• _The task_: Each entry has to be copied exactly, with nothing missed.

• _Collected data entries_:
###

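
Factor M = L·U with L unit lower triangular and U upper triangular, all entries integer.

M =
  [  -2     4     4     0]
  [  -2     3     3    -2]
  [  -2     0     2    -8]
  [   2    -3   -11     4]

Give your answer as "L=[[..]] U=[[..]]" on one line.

L=[[1,0,0,0],[1,1,0,0],[1,4,1,0],[-1,-1,-4,1]] U=[[-2,4,4,0],[0,-1,-1,-2],[0,0,2,0],[0,0,0,2]]

  row1 -= 1·row0 → [0,-1,-1,-2]
  row2 -= 1·row0 → [0,-4,-2,-8]
  row3 -= -1·row0 → [0,1,-7,4]
  row2 -= 4·row1 → [0,0,2,0]
  row3 -= -1·row1 → [0,0,-8,2]
  row3 -= -4·row2 → [0,0,0,2]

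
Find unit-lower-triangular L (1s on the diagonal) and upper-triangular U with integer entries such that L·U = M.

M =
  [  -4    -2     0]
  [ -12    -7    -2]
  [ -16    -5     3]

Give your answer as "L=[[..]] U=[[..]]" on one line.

L=[[1,0,0],[3,1,0],[4,-3,1]] U=[[-4,-2,0],[0,-1,-2],[0,0,-3]]

  row1 -= 3·row0 → [0,-1,-2]
  row2 -= 4·row0 → [0,3,3]
  row2 -= -3·row1 → [0,0,-3]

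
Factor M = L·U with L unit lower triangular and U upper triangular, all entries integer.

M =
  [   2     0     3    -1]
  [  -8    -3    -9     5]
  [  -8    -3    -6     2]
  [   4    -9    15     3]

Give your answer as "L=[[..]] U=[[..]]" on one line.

  R1 -= -4·R0 → [0,-3,3,1]
  R2 -= -4·R0 → [0,-3,6,-2]
  R3 -= 2·R0 → [0,-9,9,5]
  R2 -= 1·R1 → [0,0,3,-3]
  R3 -= 3·R1 → [0,0,0,2]
  R3 -= 0·R2 → [0,0,0,2]

L=[[1,0,0,0],[-4,1,0,0],[-4,1,1,0],[2,3,0,1]] U=[[2,0,3,-1],[0,-3,3,1],[0,0,3,-3],[0,0,0,2]]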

###

• _The completed task_:
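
Factor M = L·U with L unit lower triangular and U upper triangular, all entries integer.

M =
  [  -2     4     4     0]
  [  -2     3     3    -2]
  [  -2     0     2    -8]
  [   2    -3   -11     4]

Give your answer as "L=[[..]] U=[[..]]" on one line.

L=[[1,0,0,0],[1,1,0,0],[1,4,1,0],[-1,-1,-4,1]] U=[[-2,4,4,0],[0,-1,-1,-2],[0,0,2,0],[0,0,0,2]]

  row1 -= 1·row0 → [0,-1,-1,-2]
  row2 -= 1·row0 → [0,-4,-2,-8]
  row3 -= -1·row0 → [0,1,-7,4]
  row2 -= 4·row1 → [0,0,2,0]
  row3 -= -1·row1 → [0,0,-8,2]
  row3 -= -4·row2 → [0,0,0,2]

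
Find unit-lower-triangular L (1s on the diagonal) and upper-triangular U with integer entries such that L·U = M.

M =
  [  -4    -2     0]
  [ -12    -7    -2]
  [ -16    -5     3]

Give your answer as "L=[[..]] U=[[..]]" on one line.

L=[[1,0,0],[3,1,0],[4,-3,1]] U=[[-4,-2,0],[0,-1,-2],[0,0,-3]]

  row1 -= 3·row0 → [0,-1,-2]
  row2 -= 4·row0 → [0,3,3]
  row2 -= -3·row1 → [0,0,-3]

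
Factor M = L·U with L unit lower triangular and U upper triangular, all entries integer.

M =
  [   2     0     3    -1]
  [  -8    -3    -9     5]
  [  -8    -3    -6     2]
  [   4    -9    15     3]

Give your answer as "L=[[..]] U=[[..]]" on one line.

  R1 -= -4·R0 → [0,-3,3,1]
  R2 -= -4·R0 → [0,-3,6,-2]
  R3 -= 2·R0 → [0,-9,9,5]
  R2 -= 1·R1 → [0,0,3,-3]
  R3 -= 3·R1 → [0,0,0,2]
  R3 -= 0·R2 → [0,0,0,2]

L=[[1,0,0,0],[-4,1,0,0],[-4,1,1,0],[2,3,0,1]] U=[[2,0,3,-1],[0,-3,3,1],[0,0,3,-3],[0,0,0,2]]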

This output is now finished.